> **TASK REQUIREMENTS**: Between the line containing "A molecular-evolution problem" and the line containing "Let P and Q" lies a run of lines; give that run again exactly, with both of those lines, and nothing else from the entries below.

> **EXERCISE DATA**:
════════

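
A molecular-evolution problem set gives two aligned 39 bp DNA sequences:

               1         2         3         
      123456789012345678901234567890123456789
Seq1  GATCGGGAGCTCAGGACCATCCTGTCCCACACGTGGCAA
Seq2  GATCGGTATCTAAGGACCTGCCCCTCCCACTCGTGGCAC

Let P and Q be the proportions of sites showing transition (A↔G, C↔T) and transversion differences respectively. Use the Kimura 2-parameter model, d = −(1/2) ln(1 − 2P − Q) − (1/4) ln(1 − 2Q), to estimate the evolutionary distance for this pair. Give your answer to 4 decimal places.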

════════

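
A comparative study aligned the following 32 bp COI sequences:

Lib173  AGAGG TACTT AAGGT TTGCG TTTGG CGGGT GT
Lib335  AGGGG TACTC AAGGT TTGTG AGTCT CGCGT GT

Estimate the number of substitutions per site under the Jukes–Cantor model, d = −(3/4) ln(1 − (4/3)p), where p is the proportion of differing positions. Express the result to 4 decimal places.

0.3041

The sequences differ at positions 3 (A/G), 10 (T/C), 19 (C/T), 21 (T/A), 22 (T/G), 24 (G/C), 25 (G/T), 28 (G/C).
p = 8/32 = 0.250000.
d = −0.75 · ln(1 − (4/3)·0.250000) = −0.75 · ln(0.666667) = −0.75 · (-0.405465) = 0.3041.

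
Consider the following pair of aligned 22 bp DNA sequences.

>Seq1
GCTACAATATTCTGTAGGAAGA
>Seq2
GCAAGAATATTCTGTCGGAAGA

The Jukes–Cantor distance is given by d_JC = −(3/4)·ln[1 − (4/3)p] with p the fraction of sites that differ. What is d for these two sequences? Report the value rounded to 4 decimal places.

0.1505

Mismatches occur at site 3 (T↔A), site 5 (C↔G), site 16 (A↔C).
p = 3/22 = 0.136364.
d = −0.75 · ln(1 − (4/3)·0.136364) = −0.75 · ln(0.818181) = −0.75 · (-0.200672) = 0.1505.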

════════

> **WRITTEN REPLY**:
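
A molecular-evolution problem set gives two aligned 39 bp DNA sequences:

               1         2         3         
      123456789012345678901234567890123456789
Seq1  GATCGGGAGCTCAGGACCATCCTGTCCCACACGTGGCAA
Seq2  GATCGGTATCTAAGGACCTGCCCCTCCCACTCGTGGCAC

Let P and Q be the proportions of sites showing transition (A↔G, C↔T) and transversion differences respectively. Use the Kimura 2-parameter model, d = −(1/2) ln(1 − 2P − Q) − (1/4) ln(1 − 2Q), to estimate the evolutionary distance for this pair. Give your answer to 4 decimal places.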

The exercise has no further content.